**Prompt:** Working from the top of the records below, reproduce each line exactly, ending once you have written the line containing "Answer: 5205457/6929615 ≈ 0.75119".

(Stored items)

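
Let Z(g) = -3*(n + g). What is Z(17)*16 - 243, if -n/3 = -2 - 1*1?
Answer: -1491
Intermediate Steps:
n = 9 (n = -3*(-2 - 1*1) = -3*(-2 - 1) = -3*(-3) = 9)
Z(g) = -27 - 3*g (Z(g) = -3*(9 + g) = -27 - 3*g)
Z(17)*16 - 243 = (-27 - 3*17)*16 - 243 = (-27 - 51)*16 - 243 = -78*16 - 243 = -1248 - 243 = -1491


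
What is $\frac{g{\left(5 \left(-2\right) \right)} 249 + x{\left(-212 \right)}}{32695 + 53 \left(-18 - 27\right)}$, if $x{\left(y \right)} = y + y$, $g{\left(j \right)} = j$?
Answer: $- \frac{1457}{15155} \approx -0.09614$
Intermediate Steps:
$x{\left(y \right)} = 2 y$
$\frac{g{\left(5 \left(-2\right) \right)} 249 + x{\left(-212 \right)}}{32695 + 53 \left(-18 - 27\right)} = \frac{5 \left(-2\right) 249 + 2 \left(-212\right)}{32695 + 53 \left(-18 - 27\right)} = \frac{\left(-10\right) 249 - 424}{32695 + 53 \left(-45\right)} = \frac{-2490 - 424}{32695 - 2385} = - \frac{2914}{30310} = \left(-2914\right) \frac{1}{30310} = - \frac{1457}{15155}$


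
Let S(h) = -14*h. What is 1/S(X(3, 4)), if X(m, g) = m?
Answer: -1/42 ≈ -0.023810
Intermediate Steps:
1/S(X(3, 4)) = 1/(-14*3) = 1/(-42) = -1/42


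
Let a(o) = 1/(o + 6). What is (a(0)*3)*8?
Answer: 4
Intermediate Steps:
a(o) = 1/(6 + o)
(a(0)*3)*8 = (3/(6 + 0))*8 = (3/6)*8 = ((⅙)*3)*8 = (½)*8 = 4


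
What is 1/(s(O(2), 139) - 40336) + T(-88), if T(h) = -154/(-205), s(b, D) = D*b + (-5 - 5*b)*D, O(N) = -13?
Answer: 5205457/6929615 ≈ 0.75119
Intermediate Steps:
s(b, D) = D*b + D*(-5 - 5*b)
T(h) = 154/205 (T(h) = -154*(-1/205) = 154/205)
1/(s(O(2), 139) - 40336) + T(-88) = 1/(-1*139*(5 + 4*(-13)) - 40336) + 154/205 = 1/(-1*139*(5 - 52) - 40336) + 154/205 = 1/(-1*139*(-47) - 40336) + 154/205 = 1/(6533 - 40336) + 154/205 = 1/(-33803) + 154/205 = -1/33803 + 154/205 = 5205457/6929615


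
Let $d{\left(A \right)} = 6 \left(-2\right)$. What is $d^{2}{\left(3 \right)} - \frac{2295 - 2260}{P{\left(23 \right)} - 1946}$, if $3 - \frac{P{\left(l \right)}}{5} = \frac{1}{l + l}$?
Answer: $\frac{12793274}{88831} \approx 144.02$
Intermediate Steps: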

**Problem solution:**
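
Let Z(g) = -3*(n + g). What is Z(17)*16 - 243, if -n/3 = -2 - 1*1?
Answer: -1491
Intermediate Steps:
n = 9 (n = -3*(-2 - 1*1) = -3*(-2 - 1) = -3*(-3) = 9)
Z(g) = -27 - 3*g (Z(g) = -3*(9 + g) = -27 - 3*g)
Z(17)*16 - 243 = (-27 - 3*17)*16 - 243 = (-27 - 51)*16 - 243 = -78*16 - 243 = -1248 - 243 = -1491


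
What is $\frac{g{\left(5 \left(-2\right) \right)} 249 + x{\left(-212 \right)}}{32695 + 53 \left(-18 - 27\right)}$, if $x{\left(y \right)} = y + y$, $g{\left(j \right)} = j$?
Answer: $- \frac{1457}{15155} \approx -0.09614$
Intermediate Steps:
$x{\left(y \right)} = 2 y$
$\frac{g{\left(5 \left(-2\right) \right)} 249 + x{\left(-212 \right)}}{32695 + 53 \left(-18 - 27\right)} = \frac{5 \left(-2\right) 249 + 2 \left(-212\right)}{32695 + 53 \left(-18 - 27\right)} = \frac{\left(-10\right) 249 - 424}{32695 + 53 \left(-45\right)} = \frac{-2490 - 424}{32695 - 2385} = - \frac{2914}{30310} = \left(-2914\right) \frac{1}{30310} = - \frac{1457}{15155}$


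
Let S(h) = -14*h. What is 1/S(X(3, 4)), if X(m, g) = m?
Answer: -1/42 ≈ -0.023810
Intermediate Steps:
1/S(X(3, 4)) = 1/(-14*3) = 1/(-42) = -1/42


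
Let a(o) = 1/(o + 6). What is (a(0)*3)*8?
Answer: 4
Intermediate Steps:
a(o) = 1/(6 + o)
(a(0)*3)*8 = (3/(6 + 0))*8 = (3/6)*8 = ((⅙)*3)*8 = (½)*8 = 4


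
What is 1/(s(O(2), 139) - 40336) + T(-88), if T(h) = -154/(-205), s(b, D) = D*b + (-5 - 5*b)*D, O(N) = -13?
Answer: 5205457/6929615 ≈ 0.75119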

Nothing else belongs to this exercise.